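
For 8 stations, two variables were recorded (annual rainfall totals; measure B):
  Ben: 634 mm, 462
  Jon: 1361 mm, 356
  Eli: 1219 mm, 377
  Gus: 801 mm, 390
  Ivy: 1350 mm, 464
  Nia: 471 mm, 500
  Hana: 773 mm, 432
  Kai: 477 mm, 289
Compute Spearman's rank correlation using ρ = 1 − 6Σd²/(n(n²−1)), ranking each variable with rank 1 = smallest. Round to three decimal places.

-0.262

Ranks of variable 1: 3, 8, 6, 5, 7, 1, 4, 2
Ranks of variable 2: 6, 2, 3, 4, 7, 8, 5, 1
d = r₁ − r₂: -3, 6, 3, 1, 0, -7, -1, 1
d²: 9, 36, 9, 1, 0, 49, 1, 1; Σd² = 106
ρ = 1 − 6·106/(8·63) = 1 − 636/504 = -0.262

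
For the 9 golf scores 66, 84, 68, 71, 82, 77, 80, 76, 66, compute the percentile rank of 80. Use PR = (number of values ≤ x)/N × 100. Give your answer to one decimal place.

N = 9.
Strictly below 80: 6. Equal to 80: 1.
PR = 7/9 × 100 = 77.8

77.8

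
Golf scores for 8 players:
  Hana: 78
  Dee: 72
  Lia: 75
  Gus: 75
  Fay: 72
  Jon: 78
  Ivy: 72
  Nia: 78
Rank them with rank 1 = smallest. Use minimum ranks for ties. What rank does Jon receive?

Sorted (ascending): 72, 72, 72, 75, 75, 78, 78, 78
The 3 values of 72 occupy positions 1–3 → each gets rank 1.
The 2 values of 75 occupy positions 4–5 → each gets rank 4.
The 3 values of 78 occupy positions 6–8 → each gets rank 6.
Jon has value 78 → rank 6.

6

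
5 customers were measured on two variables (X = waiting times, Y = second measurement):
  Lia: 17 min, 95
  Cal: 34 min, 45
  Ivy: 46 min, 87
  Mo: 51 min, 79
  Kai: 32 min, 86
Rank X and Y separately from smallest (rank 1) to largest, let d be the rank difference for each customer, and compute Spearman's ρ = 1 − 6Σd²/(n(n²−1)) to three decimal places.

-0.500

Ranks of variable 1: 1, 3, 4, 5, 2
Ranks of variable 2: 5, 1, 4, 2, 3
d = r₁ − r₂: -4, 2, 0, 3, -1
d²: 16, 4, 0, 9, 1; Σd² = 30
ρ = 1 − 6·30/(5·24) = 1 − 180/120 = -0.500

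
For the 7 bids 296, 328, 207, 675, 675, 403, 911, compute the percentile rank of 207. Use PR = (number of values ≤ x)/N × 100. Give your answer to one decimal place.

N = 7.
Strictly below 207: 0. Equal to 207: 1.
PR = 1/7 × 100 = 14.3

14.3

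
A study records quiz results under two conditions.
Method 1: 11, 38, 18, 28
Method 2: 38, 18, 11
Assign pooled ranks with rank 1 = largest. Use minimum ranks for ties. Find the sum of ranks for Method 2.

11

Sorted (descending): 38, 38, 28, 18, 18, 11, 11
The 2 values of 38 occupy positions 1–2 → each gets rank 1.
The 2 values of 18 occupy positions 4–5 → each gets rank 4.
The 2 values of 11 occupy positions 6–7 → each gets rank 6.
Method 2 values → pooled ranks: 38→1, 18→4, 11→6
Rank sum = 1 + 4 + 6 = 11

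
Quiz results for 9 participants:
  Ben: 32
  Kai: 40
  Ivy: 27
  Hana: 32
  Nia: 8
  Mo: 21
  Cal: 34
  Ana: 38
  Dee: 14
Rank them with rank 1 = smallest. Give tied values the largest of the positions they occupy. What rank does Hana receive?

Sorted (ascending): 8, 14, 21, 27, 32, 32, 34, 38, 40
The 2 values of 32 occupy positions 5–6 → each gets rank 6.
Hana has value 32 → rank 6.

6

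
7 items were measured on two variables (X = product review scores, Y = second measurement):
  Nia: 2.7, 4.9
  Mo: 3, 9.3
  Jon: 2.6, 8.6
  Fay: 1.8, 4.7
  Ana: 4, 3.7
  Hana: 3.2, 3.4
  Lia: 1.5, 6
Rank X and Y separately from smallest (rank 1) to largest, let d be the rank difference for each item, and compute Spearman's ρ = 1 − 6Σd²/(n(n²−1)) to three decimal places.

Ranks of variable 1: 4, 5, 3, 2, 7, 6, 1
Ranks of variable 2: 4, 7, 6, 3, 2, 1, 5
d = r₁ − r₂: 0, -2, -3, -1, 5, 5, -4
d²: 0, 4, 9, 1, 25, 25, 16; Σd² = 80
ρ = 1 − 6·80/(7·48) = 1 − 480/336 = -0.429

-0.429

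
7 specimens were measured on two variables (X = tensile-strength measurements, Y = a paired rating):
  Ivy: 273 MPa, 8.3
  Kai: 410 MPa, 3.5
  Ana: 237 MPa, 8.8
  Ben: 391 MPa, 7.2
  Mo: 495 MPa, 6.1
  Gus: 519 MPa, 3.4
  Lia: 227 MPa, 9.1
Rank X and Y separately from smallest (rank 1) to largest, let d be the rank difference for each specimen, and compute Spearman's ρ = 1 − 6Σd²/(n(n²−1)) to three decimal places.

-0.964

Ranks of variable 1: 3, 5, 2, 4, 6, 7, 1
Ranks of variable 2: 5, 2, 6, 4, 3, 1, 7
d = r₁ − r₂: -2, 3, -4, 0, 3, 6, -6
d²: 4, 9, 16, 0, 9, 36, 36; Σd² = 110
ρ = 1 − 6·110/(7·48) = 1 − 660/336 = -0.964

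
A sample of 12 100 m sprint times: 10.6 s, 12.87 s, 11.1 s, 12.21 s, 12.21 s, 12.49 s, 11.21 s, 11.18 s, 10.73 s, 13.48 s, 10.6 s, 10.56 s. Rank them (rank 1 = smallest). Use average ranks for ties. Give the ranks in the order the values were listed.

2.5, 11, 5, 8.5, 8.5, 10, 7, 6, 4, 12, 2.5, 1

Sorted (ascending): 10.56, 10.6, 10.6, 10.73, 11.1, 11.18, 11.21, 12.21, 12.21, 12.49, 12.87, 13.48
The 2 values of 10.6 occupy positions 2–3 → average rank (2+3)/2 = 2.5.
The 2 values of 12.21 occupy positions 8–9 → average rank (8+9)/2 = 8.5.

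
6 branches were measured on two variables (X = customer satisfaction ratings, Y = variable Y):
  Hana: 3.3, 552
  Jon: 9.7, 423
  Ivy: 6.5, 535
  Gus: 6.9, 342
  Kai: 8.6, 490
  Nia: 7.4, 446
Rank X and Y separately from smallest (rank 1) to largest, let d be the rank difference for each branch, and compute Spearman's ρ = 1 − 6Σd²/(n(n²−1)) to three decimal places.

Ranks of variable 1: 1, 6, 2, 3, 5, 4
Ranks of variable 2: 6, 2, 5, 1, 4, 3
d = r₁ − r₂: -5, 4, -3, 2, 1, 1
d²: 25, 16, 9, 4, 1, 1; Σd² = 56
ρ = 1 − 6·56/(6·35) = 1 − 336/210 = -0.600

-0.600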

- **WHAT TO WORK ON**
Starting at the first line, transcribe the material through to the last.

- **ANSWER SPACE**
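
For 8 stations, two variables were recorded (annual rainfall totals; measure B):
  Ben: 634 mm, 462
  Jon: 1361 mm, 356
  Eli: 1219 mm, 377
  Gus: 801 mm, 390
  Ivy: 1350 mm, 464
  Nia: 471 mm, 500
  Hana: 773 mm, 432
  Kai: 477 mm, 289
Compute Spearman's rank correlation using ρ = 1 − 6Σd²/(n(n²−1)), ranking each variable with rank 1 = smallest. Round to three decimal places.

-0.262

Ranks of variable 1: 3, 8, 6, 5, 7, 1, 4, 2
Ranks of variable 2: 6, 2, 3, 4, 7, 8, 5, 1
d = r₁ − r₂: -3, 6, 3, 1, 0, -7, -1, 1
d²: 9, 36, 9, 1, 0, 49, 1, 1; Σd² = 106
ρ = 1 − 6·106/(8·63) = 1 − 636/504 = -0.262

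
For the 9 golf scores 66, 84, 68, 71, 82, 77, 80, 76, 66, compute the percentile rank of 80. Use PR = (number of values ≤ x)/N × 100. Give your answer to one decimal place.

N = 9.
Strictly below 80: 6. Equal to 80: 1.
PR = 7/9 × 100 = 77.8

77.8

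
Golf scores for 8 players:
  Hana: 78
  Dee: 72
  Lia: 75
  Gus: 75
  Fay: 72
  Jon: 78
  Ivy: 72
  Nia: 78
Rank them with rank 1 = smallest. Use minimum ranks for ties. What rank does Jon receive?

Sorted (ascending): 72, 72, 72, 75, 75, 78, 78, 78
The 3 values of 72 occupy positions 1–3 → each gets rank 1.
The 2 values of 75 occupy positions 4–5 → each gets rank 4.
The 3 values of 78 occupy positions 6–8 → each gets rank 6.
Jon has value 78 → rank 6.

6

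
5 customers were measured on two variables (X = waiting times, Y = second measurement):
  Lia: 17 min, 95
  Cal: 34 min, 45
  Ivy: 46 min, 87
  Mo: 51 min, 79
  Kai: 32 min, 86
Rank X and Y separately from smallest (rank 1) to largest, let d be the rank difference for each customer, and compute Spearman's ρ = 1 − 6Σd²/(n(n²−1)) to three decimal places.

-0.500

Ranks of variable 1: 1, 3, 4, 5, 2
Ranks of variable 2: 5, 1, 4, 2, 3
d = r₁ − r₂: -4, 2, 0, 3, -1
d²: 16, 4, 0, 9, 1; Σd² = 30
ρ = 1 − 6·30/(5·24) = 1 − 180/120 = -0.500

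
For the 7 bids 296, 328, 207, 675, 675, 403, 911, compute the percentile rank of 207. Use PR = (number of values ≤ x)/N × 100. Give your answer to one decimal place.

N = 7.
Strictly below 207: 0. Equal to 207: 1.
PR = 1/7 × 100 = 14.3

14.3

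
A study records quiz results under two conditions.
Method 1: 11, 38, 18, 28
Method 2: 38, 18, 11
Assign pooled ranks with rank 1 = largest. Use minimum ranks for ties. Find the sum of ranks for Method 2.

11

Sorted (descending): 38, 38, 28, 18, 18, 11, 11
The 2 values of 38 occupy positions 1–2 → each gets rank 1.
The 2 values of 18 occupy positions 4–5 → each gets rank 4.
The 2 values of 11 occupy positions 6–7 → each gets rank 6.
Method 2 values → pooled ranks: 38→1, 18→4, 11→6
Rank sum = 1 + 4 + 6 = 11

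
Quiz results for 9 participants:
  Ben: 32
  Kai: 40
  Ivy: 27
  Hana: 32
  Nia: 8
  Mo: 21
  Cal: 34
  Ana: 38
  Dee: 14
Rank them with rank 1 = smallest. Give tied values the largest of the positions they occupy. What rank does Hana receive?

Sorted (ascending): 8, 14, 21, 27, 32, 32, 34, 38, 40
The 2 values of 32 occupy positions 5–6 → each gets rank 6.
Hana has value 32 → rank 6.

6

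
7 items were measured on two variables (X = product review scores, Y = second measurement):
  Nia: 2.7, 4.9
  Mo: 3, 9.3
  Jon: 2.6, 8.6
  Fay: 1.8, 4.7
  Ana: 4, 3.7
  Hana: 3.2, 3.4
  Lia: 1.5, 6
Rank X and Y separately from smallest (rank 1) to largest, let d be the rank difference for each item, and compute Spearman's ρ = 1 − 6Σd²/(n(n²−1)) to three decimal places.

Ranks of variable 1: 4, 5, 3, 2, 7, 6, 1
Ranks of variable 2: 4, 7, 6, 3, 2, 1, 5
d = r₁ − r₂: 0, -2, -3, -1, 5, 5, -4
d²: 0, 4, 9, 1, 25, 25, 16; Σd² = 80
ρ = 1 − 6·80/(7·48) = 1 − 480/336 = -0.429

-0.429

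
7 specimens were measured on two variables (X = tensile-strength measurements, Y = a paired rating):
  Ivy: 273 MPa, 8.3
  Kai: 410 MPa, 3.5
  Ana: 237 MPa, 8.8
  Ben: 391 MPa, 7.2
  Mo: 495 MPa, 6.1
  Gus: 519 MPa, 3.4
  Lia: 227 MPa, 9.1
Rank X and Y separately from smallest (rank 1) to largest, let d be the rank difference for each specimen, and compute Spearman's ρ = 1 − 6Σd²/(n(n²−1)) to three decimal places.

-0.964

Ranks of variable 1: 3, 5, 2, 4, 6, 7, 1
Ranks of variable 2: 5, 2, 6, 4, 3, 1, 7
d = r₁ − r₂: -2, 3, -4, 0, 3, 6, -6
d²: 4, 9, 16, 0, 9, 36, 36; Σd² = 110
ρ = 1 − 6·110/(7·48) = 1 − 660/336 = -0.964

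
A sample of 12 100 m sprint times: 10.6 s, 12.87 s, 11.1 s, 12.21 s, 12.21 s, 12.49 s, 11.21 s, 11.18 s, 10.73 s, 13.48 s, 10.6 s, 10.56 s. Rank them (rank 1 = smallest). Use average ranks for ties. Give the ranks in the order the values were listed.

2.5, 11, 5, 8.5, 8.5, 10, 7, 6, 4, 12, 2.5, 1

Sorted (ascending): 10.56, 10.6, 10.6, 10.73, 11.1, 11.18, 11.21, 12.21, 12.21, 12.49, 12.87, 13.48
The 2 values of 10.6 occupy positions 2–3 → average rank (2+3)/2 = 2.5.
The 2 values of 12.21 occupy positions 8–9 → average rank (8+9)/2 = 8.5.

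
6 branches were measured on two variables (X = customer satisfaction ratings, Y = variable Y):
  Hana: 3.3, 552
  Jon: 9.7, 423
  Ivy: 6.5, 535
  Gus: 6.9, 342
  Kai: 8.6, 490
  Nia: 7.4, 446
Rank X and Y separately from smallest (rank 1) to largest, let d be the rank difference for each branch, and compute Spearman's ρ = 1 − 6Σd²/(n(n²−1)) to three decimal places.

Ranks of variable 1: 1, 6, 2, 3, 5, 4
Ranks of variable 2: 6, 2, 5, 1, 4, 3
d = r₁ − r₂: -5, 4, -3, 2, 1, 1
d²: 25, 16, 9, 4, 1, 1; Σd² = 56
ρ = 1 − 6·56/(6·35) = 1 − 336/210 = -0.600

-0.600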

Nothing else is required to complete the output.